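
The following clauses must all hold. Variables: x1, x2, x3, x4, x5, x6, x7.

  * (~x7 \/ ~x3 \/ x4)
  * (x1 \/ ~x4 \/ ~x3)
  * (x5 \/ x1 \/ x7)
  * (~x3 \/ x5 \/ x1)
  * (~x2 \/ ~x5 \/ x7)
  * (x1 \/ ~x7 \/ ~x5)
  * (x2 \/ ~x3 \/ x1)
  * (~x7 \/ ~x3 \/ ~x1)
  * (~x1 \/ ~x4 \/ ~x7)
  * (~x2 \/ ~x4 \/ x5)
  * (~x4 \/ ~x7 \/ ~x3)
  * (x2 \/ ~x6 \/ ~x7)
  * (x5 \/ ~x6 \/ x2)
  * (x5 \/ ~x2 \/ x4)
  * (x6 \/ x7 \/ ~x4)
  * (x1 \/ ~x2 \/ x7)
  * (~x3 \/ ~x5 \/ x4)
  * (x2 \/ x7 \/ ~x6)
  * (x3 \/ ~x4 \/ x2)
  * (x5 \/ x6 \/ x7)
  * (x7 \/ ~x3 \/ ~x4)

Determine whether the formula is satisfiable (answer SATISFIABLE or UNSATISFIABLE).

SATISFIABLE

Set x1 = True and propagate.
For the remaining variables, x2 = False, x3 = False, x4 = False, x5 = True, x6 = False, x7 = False works.
Every clause has at least one true literal under this assignment.
So x1 = True, x2 = False, x3 = False, x4 = False, x5 = True, x6 = False, x7 = False is a satisfying assignment.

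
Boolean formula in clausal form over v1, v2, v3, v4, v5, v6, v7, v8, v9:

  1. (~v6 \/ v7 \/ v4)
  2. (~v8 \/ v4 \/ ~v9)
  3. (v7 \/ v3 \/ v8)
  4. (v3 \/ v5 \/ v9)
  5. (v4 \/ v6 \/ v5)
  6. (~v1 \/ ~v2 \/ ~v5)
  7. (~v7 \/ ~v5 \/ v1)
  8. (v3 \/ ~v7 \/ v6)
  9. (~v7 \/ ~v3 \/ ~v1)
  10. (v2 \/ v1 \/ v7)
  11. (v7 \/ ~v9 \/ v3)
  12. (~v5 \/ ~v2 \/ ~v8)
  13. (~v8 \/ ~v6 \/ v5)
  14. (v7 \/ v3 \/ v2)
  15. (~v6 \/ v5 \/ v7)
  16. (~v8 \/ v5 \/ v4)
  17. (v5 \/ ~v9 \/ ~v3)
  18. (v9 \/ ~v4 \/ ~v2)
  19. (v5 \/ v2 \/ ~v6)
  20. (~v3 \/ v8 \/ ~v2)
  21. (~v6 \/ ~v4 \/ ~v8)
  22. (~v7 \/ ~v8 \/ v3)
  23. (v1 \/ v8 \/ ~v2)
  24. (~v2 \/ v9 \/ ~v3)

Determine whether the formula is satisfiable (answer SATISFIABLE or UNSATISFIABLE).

Try v1 = True.
Branch on v2: take v2 = True.
  then v5 is forced to False.
Try v3 = False.
  then v9 is forced to True.
  then v7 is forced to True.
  then v6 is forced to True.
  then v8 is forced to False.
v4 is now unconstrained; take v4 = True.
So v1=T, v2=T, v3=F, v4=T, v5=F, v6=T, v7=T, v8=F, v9=T is a satisfying assignment.

SATISFIABLE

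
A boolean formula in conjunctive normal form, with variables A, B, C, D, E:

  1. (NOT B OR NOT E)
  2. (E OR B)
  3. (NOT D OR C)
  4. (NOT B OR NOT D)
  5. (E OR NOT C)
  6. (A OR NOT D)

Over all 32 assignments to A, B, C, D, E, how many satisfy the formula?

7

The models are:
  A=0 B=0 C=0 D=0 E=1
  A=0 B=0 C=1 D=0 E=1
  A=0 B=1 C=0 D=0 E=0
  A=1 B=0 C=0 D=0 E=1
  A=1 B=0 C=1 D=0 E=1
  A=1 B=0 C=1 D=1 E=1
  A=1 B=1 C=0 D=0 E=0
Count: 7.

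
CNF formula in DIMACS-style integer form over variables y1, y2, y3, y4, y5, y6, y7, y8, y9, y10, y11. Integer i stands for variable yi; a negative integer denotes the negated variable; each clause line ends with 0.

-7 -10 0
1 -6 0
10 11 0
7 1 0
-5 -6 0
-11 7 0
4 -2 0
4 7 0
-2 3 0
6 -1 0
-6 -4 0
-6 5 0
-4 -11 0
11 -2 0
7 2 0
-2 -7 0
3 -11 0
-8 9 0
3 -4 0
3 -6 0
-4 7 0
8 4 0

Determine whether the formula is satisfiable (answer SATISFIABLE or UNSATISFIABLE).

SATISFIABLE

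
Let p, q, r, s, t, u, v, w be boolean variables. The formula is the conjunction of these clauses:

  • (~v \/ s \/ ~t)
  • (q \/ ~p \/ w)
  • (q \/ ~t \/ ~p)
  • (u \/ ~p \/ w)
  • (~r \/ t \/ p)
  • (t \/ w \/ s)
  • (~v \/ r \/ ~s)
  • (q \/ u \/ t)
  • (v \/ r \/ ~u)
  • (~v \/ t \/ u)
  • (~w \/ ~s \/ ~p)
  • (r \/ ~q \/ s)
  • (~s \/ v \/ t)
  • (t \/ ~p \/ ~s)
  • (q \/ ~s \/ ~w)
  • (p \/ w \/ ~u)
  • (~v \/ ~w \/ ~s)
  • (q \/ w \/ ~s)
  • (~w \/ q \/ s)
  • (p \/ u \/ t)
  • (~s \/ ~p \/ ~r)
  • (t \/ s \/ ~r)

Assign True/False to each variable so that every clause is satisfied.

p=0  q=1  r=1  s=0  t=1  u=0  v=0  w=0

Try p = False.
Set q = True and propagate.
The remaining clauses are satisfied by r = True, s = False, t = True, u = False, v = False, w = False.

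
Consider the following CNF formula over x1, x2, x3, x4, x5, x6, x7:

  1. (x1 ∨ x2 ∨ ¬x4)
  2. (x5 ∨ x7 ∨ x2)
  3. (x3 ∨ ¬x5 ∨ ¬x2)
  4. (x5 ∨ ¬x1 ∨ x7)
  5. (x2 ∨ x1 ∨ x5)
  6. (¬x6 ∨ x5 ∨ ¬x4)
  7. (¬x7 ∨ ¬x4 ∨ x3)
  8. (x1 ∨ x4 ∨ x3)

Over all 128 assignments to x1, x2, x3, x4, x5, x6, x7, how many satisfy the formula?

51

Split on x5, then x1.
  x5=1, x1=1: x6 free; 11 ways for (x2,x3,x4,x7) × 2^1 = 22.
  x5=1, x1=0: x6, x7 free; 3 ways for (x2,x3,x4) × 2^2 = 12.
  x5=0, x1=1: x2 free; 5 ways for (x3,x4,x6,x7) × 2^1 = 10.
  x5=0, x1=0: 7 of the 32 assignments to (x2,x3,x4,x6,x7) work.
Total: 22 + 12 + 10 + 7 = 51.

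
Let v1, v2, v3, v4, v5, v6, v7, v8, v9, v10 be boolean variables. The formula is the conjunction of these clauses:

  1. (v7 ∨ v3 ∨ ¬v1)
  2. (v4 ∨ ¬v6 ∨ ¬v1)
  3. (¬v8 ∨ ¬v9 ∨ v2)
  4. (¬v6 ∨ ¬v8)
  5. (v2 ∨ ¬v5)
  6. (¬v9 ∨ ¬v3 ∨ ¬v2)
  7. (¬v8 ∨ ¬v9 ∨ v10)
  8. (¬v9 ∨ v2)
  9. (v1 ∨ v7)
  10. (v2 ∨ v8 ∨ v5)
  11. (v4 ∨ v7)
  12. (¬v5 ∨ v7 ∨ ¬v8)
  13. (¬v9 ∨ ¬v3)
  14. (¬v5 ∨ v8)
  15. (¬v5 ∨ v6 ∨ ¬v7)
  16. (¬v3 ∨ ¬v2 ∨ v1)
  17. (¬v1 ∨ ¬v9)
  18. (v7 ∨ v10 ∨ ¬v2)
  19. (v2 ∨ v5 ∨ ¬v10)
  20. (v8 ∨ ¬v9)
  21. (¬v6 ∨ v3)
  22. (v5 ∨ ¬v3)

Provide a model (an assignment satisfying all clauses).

v1=F, v2=T, v3=F, v4=T, v5=F, v6=F, v7=T, v8=F, v9=F, v10=T

v4 occurs only positively in the remaining clauses — set v4 = True.
Pure literal: v9 appears only negated; assign v9 = False.
Set v1 = False and propagate.
  then v7 is forced to True.
Try v2 = True.
  then v3 is forced to False.
  then v6 is forced to False.
  then v5 is forced to False.
v8, v10 are now unconstrained; take v8 = False, v10 = True.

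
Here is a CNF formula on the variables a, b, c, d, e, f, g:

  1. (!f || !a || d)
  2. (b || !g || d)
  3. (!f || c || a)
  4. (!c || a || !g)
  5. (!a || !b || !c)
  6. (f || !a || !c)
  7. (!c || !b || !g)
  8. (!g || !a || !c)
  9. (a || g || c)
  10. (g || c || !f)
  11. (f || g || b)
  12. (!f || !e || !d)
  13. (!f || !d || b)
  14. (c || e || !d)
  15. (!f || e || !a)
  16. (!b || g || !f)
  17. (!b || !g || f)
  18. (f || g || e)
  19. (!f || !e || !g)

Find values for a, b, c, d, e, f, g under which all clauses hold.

a=True  b=True  c=False  d=True  e=True  f=False  g=False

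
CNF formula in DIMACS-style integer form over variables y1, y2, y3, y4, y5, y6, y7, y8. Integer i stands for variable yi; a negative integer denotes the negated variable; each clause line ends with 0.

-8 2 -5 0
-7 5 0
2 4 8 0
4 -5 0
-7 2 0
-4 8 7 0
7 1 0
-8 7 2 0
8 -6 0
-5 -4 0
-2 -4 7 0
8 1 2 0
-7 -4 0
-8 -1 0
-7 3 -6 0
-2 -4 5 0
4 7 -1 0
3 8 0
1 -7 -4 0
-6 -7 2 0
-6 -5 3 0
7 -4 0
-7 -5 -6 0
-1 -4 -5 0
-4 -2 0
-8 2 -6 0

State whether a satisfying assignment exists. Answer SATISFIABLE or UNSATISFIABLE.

y7 = True:
  propagation gives y5=True, y4=True; an empty clause results — contradiction.
y7 = False:
  propagation gives y1=True, y8=False, y4=False; an empty clause results — contradiction.
Every branch closes, so no satisfying assignment exists.

UNSATISFIABLE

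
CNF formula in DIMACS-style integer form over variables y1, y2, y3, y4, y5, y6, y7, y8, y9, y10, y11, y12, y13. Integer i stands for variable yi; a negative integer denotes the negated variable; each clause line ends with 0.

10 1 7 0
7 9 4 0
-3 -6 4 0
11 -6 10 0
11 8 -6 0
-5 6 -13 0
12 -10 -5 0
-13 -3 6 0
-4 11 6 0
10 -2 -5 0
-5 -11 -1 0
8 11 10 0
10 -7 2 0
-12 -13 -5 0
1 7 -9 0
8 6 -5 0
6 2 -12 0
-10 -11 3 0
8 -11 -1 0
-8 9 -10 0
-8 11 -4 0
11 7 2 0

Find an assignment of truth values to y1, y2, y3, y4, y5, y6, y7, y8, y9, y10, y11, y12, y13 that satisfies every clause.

y1=True, y2=False, y3=True, y4=False, y5=False, y6=False, y7=True, y8=False, y9=True, y10=True, y11=False, y12=False, y13=False

y5 occurs only negated in the remaining clauses — set y5 = False.
Pure literal: y13 appears only negated; assign y13 = False.
Try y1 = True.
Try y2 = False.
The remaining clauses are satisfied by y3 = True, y4 = False, y6 = False, y7 = True, y8 = False, y9 = True, y10 = True, y11 = False, y12 = False.
Every clause has at least one true literal under this assignment.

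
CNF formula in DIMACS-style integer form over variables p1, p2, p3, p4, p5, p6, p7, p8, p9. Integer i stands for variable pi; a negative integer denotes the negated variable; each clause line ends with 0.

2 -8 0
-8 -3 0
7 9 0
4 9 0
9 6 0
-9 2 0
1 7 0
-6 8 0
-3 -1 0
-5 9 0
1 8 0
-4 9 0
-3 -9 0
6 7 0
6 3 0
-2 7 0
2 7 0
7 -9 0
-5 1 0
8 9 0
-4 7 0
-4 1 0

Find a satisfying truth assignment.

Pure literal: p5 appears only negated; assign p5 = False.
Pure literal: p7 appears only positively; assign p7 = True.
Try p1 = False.
  then p8 is forced to True.
  then p2 is forced to True.
  then p3 is forced to False.
  then p6 is forced to True.
  then p4 is forced to False.
  then p9 is forced to True.

p1 = False, p2 = True, p3 = False, p4 = False, p5 = False, p6 = True, p7 = True, p8 = True, p9 = True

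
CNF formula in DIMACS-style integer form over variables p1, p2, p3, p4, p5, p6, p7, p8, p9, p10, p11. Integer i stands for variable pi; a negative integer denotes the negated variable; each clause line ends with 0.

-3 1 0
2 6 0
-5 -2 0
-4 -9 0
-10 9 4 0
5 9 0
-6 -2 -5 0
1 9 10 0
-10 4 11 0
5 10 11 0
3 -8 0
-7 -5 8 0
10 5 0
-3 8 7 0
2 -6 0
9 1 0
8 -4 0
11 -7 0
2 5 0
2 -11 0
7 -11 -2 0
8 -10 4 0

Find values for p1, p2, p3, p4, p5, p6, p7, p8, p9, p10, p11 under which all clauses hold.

p1=T, p2=T, p3=T, p4=F, p5=F, p6=F, p7=T, p8=T, p9=T, p10=T, p11=T

Check each clause:
  1. (~p3 \/ p1) — p1 is true.
  2. (p6 \/ p2) — p2 is true.
  3. (~p2 \/ ~p5) — ~p5 is true.
  4. (~p9 \/ ~p4) — ~p4 is true.
  5. (p4 \/ ~p10 \/ p9) — p9 is true.
  6. (p9 \/ p5) — p9 is true.
  7. (~p5 \/ ~p6 \/ ~p2) — ~p6 is true.
  8. (p10 \/ p9 \/ p1) — p9 is true.
  9. (~p10 \/ p11 \/ p4) — p11 is true.
  10. (p11 \/ p5 \/ p10) — p10 is true.
  11. (p3 \/ ~p8) — p3 is true.
  12. (p8 \/ ~p7 \/ ~p5) — p8 is true.
  13. (p5 \/ p10) — p10 is true.
  14. (p8 \/ p7 \/ ~p3) — p8 is true.
  15. (~p6 \/ p2) — p2 is true.
  16. (p9 \/ p1) — p9 is true.
  17. (~p4 \/ p8) — p8 is true.
  18. (~p7 \/ p11) — p11 is true.
  19. (p5 \/ p2) — p2 is true.
  20. (~p11 \/ p2) — p2 is true.
  21. (~p2 \/ ~p11 \/ p7) — p7 is true.
  22. (~p10 \/ p4 \/ p8) — p8 is true.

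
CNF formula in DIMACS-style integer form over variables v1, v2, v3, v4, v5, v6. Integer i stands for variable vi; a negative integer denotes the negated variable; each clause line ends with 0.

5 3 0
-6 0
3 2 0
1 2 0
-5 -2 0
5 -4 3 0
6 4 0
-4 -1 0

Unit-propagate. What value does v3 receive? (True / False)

Unit clause (¬v6) sets v6 = False.
(v4 ∨ v6) with v6 = False leaves only v4, so v4 = True.
(¬v1 ∨ ¬v4): since v4 = True, the clause reduces to (¬v1). v1 = False.
(v1 ∨ v2) with v1 = False leaves only v2, so v2 = True.
From (¬v5 ∨ ¬v2) and v2 = True: v5 = False.
(v5 ∨ v3) with v5 = False leaves only v3, so v3 = True.

True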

• **Work task**
Read the entries and select each line where the word "conjunction" is found.

• **Response**
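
Let p, q, r, s, t, u, v, w be boolean variables. The formula is the conjunction of these clauses:
Let v1, v2, v3, v4, v5, v6, v7, v8, v9, v10 be boolean variables. The formula is the conjunction of these clauses: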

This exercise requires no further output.